▸ The input:
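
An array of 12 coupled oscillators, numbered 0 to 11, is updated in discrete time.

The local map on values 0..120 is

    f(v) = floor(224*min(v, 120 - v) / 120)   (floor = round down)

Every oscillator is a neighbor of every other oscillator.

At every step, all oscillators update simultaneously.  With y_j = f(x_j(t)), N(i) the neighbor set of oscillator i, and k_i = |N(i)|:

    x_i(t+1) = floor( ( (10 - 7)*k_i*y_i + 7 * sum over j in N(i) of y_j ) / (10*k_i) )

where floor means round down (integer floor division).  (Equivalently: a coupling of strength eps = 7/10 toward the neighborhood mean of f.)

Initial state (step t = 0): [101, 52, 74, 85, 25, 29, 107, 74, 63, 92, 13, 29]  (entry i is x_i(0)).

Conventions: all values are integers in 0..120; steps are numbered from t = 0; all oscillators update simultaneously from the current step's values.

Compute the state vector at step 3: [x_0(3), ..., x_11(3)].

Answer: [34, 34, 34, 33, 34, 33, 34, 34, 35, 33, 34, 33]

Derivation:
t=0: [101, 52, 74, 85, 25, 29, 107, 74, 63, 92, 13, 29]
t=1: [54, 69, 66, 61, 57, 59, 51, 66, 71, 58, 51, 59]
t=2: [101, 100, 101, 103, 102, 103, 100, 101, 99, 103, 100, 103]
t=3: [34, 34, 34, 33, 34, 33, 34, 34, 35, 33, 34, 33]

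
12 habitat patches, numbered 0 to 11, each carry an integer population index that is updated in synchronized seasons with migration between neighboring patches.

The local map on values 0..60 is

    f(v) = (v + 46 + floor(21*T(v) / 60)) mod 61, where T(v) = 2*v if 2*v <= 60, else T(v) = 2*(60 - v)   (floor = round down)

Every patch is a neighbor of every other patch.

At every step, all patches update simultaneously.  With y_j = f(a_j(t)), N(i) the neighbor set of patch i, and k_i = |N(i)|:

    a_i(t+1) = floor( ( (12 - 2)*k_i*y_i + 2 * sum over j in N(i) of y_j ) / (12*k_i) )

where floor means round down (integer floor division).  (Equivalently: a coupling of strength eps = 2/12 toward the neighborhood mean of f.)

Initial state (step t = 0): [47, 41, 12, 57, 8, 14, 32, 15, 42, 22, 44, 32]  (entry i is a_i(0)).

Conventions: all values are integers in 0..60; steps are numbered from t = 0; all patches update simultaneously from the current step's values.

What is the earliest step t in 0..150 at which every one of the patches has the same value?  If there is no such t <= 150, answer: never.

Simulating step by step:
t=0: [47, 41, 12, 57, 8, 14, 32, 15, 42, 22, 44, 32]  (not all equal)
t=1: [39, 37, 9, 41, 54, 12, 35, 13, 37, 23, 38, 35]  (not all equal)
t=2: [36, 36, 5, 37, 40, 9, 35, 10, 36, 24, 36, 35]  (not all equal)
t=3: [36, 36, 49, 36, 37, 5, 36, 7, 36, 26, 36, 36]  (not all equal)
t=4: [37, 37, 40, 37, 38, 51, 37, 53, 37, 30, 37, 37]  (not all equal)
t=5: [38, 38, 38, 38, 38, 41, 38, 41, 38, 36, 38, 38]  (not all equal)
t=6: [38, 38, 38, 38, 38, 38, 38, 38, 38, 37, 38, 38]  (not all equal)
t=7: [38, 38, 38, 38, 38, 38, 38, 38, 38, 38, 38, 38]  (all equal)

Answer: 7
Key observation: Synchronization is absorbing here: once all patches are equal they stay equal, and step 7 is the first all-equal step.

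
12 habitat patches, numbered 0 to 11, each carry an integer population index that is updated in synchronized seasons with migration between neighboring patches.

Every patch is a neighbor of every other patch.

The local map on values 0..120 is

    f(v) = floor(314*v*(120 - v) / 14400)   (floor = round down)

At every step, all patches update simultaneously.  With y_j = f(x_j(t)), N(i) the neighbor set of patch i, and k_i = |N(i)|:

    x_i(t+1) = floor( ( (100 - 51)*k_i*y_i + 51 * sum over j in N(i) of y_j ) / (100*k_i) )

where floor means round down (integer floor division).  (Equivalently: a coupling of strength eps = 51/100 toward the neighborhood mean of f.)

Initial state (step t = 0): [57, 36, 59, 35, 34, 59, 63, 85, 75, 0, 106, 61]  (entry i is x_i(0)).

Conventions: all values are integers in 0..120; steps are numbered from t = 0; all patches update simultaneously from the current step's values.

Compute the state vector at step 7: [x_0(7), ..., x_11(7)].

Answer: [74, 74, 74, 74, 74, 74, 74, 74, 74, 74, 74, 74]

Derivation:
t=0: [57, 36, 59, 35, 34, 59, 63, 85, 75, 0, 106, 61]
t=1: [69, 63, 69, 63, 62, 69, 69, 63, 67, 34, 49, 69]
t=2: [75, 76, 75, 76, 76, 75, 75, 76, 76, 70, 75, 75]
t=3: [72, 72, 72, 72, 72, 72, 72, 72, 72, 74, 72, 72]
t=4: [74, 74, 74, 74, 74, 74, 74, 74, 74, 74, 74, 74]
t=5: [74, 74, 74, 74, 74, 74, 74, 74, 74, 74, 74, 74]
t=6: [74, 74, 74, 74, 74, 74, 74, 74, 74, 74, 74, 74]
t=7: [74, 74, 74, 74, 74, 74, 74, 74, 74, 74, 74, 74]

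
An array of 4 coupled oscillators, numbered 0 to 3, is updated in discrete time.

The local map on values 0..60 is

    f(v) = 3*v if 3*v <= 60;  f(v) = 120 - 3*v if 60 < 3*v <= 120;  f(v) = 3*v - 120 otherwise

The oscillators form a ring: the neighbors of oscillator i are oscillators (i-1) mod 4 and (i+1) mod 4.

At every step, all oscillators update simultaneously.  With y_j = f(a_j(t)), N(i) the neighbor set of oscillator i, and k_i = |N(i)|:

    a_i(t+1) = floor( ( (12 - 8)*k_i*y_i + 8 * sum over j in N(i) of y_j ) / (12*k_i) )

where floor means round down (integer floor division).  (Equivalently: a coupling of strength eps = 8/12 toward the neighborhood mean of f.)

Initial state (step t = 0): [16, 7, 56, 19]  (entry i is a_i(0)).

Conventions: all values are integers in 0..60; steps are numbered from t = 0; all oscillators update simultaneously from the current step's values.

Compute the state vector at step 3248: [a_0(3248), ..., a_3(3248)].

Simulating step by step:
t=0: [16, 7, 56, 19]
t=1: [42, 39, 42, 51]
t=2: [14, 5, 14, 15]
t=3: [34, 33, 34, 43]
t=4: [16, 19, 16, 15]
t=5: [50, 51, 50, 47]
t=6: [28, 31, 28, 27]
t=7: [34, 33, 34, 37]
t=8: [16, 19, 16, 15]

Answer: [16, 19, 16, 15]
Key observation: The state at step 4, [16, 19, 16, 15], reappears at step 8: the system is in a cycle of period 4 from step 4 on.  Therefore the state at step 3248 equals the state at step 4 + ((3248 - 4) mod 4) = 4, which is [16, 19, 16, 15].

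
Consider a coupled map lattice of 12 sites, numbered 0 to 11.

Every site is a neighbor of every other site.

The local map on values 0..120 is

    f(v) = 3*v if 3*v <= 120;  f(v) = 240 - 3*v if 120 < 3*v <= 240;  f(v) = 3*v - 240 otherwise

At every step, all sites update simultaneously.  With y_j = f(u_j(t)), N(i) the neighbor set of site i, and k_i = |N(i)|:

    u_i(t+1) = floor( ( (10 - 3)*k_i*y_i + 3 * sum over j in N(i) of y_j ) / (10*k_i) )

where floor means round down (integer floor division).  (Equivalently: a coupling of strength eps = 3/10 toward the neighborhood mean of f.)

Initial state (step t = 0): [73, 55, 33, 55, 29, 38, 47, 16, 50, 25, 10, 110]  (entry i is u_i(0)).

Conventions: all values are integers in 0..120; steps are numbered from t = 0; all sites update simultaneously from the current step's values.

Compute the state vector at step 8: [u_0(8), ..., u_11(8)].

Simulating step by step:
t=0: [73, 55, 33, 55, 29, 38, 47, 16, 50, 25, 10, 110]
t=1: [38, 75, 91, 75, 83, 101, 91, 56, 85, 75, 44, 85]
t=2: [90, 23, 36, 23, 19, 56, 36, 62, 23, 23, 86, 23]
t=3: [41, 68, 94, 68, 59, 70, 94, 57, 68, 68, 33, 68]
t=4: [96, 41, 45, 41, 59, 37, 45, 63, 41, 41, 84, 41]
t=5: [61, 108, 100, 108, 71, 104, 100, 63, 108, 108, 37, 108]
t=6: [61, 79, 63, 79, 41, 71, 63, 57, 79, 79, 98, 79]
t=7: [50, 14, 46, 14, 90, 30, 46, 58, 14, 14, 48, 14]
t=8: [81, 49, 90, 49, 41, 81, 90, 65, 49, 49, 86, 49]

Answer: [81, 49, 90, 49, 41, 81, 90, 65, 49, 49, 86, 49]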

▸ What is being asked:
Please give the number of lines in the data above where the word "means" appears, and nothing besides.

▸ Your solution:
5